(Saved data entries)
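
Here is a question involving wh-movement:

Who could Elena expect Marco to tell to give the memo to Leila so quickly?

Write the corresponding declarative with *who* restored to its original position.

The filler 'who' is interpreted as the direct object of 'tell'. Fronting leaves a gap immediately after 'tell':
Who could Elena expect Marco to tell ___ to give the memo to Leila so quickly?

Elena could expect Marco to tell who to give the memo to Leila so quickly.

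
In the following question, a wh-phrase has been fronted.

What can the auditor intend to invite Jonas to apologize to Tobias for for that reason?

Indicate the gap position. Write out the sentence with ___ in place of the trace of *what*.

Before movement: The auditor can intend to invite Jonas to apologize to Tobias for what for that reason.
'what' is the object of the preposition 'for'. The gap is right after 'for'.

What can the auditor intend to invite Jonas to apologize to Tobias for ___ for that reason?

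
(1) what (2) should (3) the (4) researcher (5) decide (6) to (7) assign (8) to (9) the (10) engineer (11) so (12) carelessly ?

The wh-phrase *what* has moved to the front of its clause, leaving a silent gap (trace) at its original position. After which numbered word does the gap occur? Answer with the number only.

7

Before movement: The researcher should decide to assign what to the engineer so carelessly.
The filler 'what' is interpreted as the direct object of 'assign'. Wh-movement fronts it, leaving a gap right after 'assign':
What should the researcher decide to assign ___ to the engineer so carelessly?
'assign' is word 7.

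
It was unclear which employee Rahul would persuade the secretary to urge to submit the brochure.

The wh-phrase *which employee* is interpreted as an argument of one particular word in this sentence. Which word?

urge

Pre-movement form: Rahul would persuade the secretary to urge which employee to submit the brochure.
The filler 'which employee' is interpreted as the direct object of 'urge'. It moves to the left edge, and the trace sits right after 'urge':
It was unclear which employee Rahul would persuade the secretary to urge ___ to submit the brochure.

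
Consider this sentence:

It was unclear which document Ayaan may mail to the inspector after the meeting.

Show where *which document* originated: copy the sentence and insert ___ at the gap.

It was unclear which document Ayaan may mail ___ to the inspector after the meeting.

Pre-movement form: Ayaan may mail which document to the inspector after the meeting.
'which document' functions as the direct object of 'mail'. The gap is right after 'mail'.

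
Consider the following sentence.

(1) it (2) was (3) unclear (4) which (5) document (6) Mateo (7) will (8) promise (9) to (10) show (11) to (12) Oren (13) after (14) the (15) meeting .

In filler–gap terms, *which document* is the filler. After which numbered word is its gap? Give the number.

Underlying clause: Mateo will promise to show which document to Oren after the meeting.
'which document' is the direct object of 'show'. Fronting leaves a gap immediately after 'show':
It was unclear which document Mateo will promise to show ___ to Oren after the meeting.
'show' is word 10.

10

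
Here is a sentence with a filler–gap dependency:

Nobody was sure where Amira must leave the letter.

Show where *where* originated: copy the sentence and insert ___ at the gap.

In situ: Amira must leave the letter where.
'where' is the locative complement of 'leave'. The gap is right after 'letter'.

Nobody was sure where Amira must leave the letter ___.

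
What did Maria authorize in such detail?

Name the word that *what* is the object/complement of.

Before movement: Maria did authorize what in such detail.
The filler 'what' is interpreted as the direct object of 'authorize'. Fronting leaves a gap immediately after 'authorize':
What did Maria authorize ___ in such detail?

authorize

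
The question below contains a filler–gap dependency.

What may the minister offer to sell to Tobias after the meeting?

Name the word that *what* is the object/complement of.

sell

In situ: The minister may offer to sell what to Tobias after the meeting.
The filler 'what' is interpreted as the direct object of 'sell'. Wh-movement fronts it, leaving a gap right after 'sell':
What may the minister offer to sell ___ to Tobias after the meeting?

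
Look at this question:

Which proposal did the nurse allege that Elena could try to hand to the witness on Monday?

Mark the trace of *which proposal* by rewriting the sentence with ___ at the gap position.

Which proposal did the nurse allege that Elena could try to hand ___ to the witness on Monday?

In situ: The nurse did allege that Elena could try to hand which proposal to the witness on Monday.
The filler 'which proposal' is interpreted as the direct object of 'hand'. The gap is right after 'hand'.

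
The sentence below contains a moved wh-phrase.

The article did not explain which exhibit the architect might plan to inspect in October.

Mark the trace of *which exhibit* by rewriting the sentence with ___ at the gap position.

The article did not explain which exhibit the architect might plan to inspect ___ in October.

Underlying clause: The architect might plan to inspect which exhibit in October.
'which exhibit' functions as the direct object of 'inspect'. The gap is right after 'inspect'.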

→ Exercise directions:
Only the lines from the first line of the records through the one containing "urge to submit the brochure." should be reproduced, exactly, with both of them included.

→ Solution for this task:
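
Here is a question involving wh-movement:

Who could Elena expect Marco to tell to give the memo to Leila so quickly?

Write the corresponding declarative with *who* restored to its original position.

The filler 'who' is interpreted as the direct object of 'tell'. Fronting leaves a gap immediately after 'tell':
Who could Elena expect Marco to tell ___ to give the memo to Leila so quickly?

Elena could expect Marco to tell who to give the memo to Leila so quickly.

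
In the following question, a wh-phrase has been fronted.

What can the auditor intend to invite Jonas to apologize to Tobias for for that reason?

Indicate the gap position. Write out the sentence with ___ in place of the trace of *what*.

Before movement: The auditor can intend to invite Jonas to apologize to Tobias for what for that reason.
'what' is the object of the preposition 'for'. The gap is right after 'for'.

What can the auditor intend to invite Jonas to apologize to Tobias for ___ for that reason?

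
(1) what (2) should (3) the (4) researcher (5) decide (6) to (7) assign (8) to (9) the (10) engineer (11) so (12) carelessly ?

The wh-phrase *what* has moved to the front of its clause, leaving a silent gap (trace) at its original position. After which numbered word does the gap occur? Answer with the number only.

7

Before movement: The researcher should decide to assign what to the engineer so carelessly.
The filler 'what' is interpreted as the direct object of 'assign'. Wh-movement fronts it, leaving a gap right after 'assign':
What should the researcher decide to assign ___ to the engineer so carelessly?
'assign' is word 7.

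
It was unclear which employee Rahul would persuade the secretary to urge to submit the brochure.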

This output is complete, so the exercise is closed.